What is required:
Output all of the records exactly as written.

Collected data entries
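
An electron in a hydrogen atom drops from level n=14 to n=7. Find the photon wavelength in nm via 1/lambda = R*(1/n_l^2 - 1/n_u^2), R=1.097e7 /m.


1/lambda = R * (1/n_l^2 - 1/n_u^2)
= 1.097e7 * (1/7^2 - 1/14^2)
= 1.097e7 * (0.020408 - 0.005102)
= 1.097e7 * 0.015306
= 1.6791e+05 /m
lambda = 1 / 1.6791e+05 = 5955.6366 nm

5955.6366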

Output of the exercise:
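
An electron in a hydrogen atom drops from level n=14 to n=7. Find the photon wavelength in nm via 1/lambda = R*(1/n_l^2 - 1/n_u^2), R=1.097e7 /m.


1/lambda = R * (1/n_l^2 - 1/n_u^2)
= 1.097e7 * (1/7^2 - 1/14^2)
= 1.097e7 * (0.020408 - 0.005102)
= 1.097e7 * 0.015306
= 1.6791e+05 /m
lambda = 1 / 1.6791e+05 = 5955.6366 nm

5955.6366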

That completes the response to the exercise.